(TASK PROMPT)
Reproduce, exactly and in full, only the lines below from the one containing "Toggle bit 0" through the one containing "How many bits are set in 3685830384?".

(AVAILABLE DATA)
----------
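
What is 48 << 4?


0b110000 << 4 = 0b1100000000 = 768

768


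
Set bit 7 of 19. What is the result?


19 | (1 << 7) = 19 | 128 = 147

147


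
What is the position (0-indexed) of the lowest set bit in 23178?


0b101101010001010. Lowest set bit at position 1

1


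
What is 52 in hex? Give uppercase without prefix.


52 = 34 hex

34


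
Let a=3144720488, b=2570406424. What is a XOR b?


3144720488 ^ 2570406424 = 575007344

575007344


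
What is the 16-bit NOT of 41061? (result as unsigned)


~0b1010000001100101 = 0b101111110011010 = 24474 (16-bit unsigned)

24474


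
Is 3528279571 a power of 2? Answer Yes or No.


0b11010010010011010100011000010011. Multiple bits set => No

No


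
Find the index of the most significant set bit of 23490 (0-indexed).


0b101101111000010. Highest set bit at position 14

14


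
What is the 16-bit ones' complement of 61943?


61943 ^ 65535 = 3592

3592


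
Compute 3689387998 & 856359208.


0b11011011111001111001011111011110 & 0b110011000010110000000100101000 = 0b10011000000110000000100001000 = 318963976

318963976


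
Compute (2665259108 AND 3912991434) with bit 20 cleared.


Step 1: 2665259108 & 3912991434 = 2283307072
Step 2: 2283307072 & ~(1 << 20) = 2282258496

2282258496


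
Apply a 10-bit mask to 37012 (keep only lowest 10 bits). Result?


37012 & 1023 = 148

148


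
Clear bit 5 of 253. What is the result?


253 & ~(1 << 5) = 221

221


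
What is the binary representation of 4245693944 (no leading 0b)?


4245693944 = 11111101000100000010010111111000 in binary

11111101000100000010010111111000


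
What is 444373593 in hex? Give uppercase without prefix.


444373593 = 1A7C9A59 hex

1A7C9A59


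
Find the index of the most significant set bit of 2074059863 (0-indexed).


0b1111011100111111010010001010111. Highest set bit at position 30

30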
----------
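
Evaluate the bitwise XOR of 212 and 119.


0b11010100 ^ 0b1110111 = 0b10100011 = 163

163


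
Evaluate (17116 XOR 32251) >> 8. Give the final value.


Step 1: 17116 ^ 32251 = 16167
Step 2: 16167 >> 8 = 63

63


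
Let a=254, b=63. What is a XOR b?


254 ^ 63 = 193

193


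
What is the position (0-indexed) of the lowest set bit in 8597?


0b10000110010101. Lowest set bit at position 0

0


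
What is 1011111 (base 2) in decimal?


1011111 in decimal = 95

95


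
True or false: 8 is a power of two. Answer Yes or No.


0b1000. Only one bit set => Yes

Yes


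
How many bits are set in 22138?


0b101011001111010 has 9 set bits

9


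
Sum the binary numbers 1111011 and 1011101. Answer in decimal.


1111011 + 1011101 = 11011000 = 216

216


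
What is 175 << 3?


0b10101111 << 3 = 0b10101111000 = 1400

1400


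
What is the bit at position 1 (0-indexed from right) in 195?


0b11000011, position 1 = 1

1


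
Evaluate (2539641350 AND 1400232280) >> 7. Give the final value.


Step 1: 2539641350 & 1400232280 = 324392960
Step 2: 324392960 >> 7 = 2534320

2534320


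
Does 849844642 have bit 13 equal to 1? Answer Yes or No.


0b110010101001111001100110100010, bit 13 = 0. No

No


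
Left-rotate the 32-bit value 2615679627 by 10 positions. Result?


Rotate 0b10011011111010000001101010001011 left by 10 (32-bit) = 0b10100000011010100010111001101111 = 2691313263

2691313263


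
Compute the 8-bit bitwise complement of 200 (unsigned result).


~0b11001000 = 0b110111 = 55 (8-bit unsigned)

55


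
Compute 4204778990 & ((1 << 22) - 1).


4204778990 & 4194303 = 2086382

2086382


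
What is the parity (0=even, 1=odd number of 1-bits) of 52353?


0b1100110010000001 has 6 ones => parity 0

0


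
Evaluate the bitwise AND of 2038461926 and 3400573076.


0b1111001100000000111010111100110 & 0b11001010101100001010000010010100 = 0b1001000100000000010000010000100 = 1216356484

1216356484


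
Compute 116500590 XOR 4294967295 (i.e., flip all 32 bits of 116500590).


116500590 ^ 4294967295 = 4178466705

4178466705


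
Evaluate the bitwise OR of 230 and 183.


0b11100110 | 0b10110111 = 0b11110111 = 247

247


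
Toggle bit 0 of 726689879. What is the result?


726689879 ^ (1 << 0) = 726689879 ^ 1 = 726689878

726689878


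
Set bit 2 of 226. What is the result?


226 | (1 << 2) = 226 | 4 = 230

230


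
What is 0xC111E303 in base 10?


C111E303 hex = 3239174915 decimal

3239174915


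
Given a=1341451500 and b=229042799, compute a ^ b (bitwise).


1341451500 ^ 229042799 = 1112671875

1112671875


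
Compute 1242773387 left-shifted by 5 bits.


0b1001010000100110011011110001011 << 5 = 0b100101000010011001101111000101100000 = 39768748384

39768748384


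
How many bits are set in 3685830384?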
----------
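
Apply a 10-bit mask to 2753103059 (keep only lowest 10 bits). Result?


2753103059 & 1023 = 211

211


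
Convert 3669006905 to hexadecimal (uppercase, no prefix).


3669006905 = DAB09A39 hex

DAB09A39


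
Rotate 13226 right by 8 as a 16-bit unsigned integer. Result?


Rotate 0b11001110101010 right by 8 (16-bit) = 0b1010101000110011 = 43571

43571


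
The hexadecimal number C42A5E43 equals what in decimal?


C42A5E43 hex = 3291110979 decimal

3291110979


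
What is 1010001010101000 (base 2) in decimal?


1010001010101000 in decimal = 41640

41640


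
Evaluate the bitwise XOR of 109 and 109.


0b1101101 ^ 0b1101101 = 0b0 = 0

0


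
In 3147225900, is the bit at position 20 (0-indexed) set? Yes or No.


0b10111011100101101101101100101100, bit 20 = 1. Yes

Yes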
----------
(SOLUTION FOR THIS TASK)
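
Toggle bit 0 of 726689879. What is the result?


726689879 ^ (1 << 0) = 726689879 ^ 1 = 726689878

726689878


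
Set bit 2 of 226. What is the result?


226 | (1 << 2) = 226 | 4 = 230

230


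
What is 0xC111E303 in base 10?


C111E303 hex = 3239174915 decimal

3239174915


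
Given a=1341451500 and b=229042799, compute a ^ b (bitwise).


1341451500 ^ 229042799 = 1112671875

1112671875


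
Compute 1242773387 left-shifted by 5 bits.


0b1001010000100110011011110001011 << 5 = 0b100101000010011001101111000101100000 = 39768748384

39768748384


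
How many bits are set in 3685830384?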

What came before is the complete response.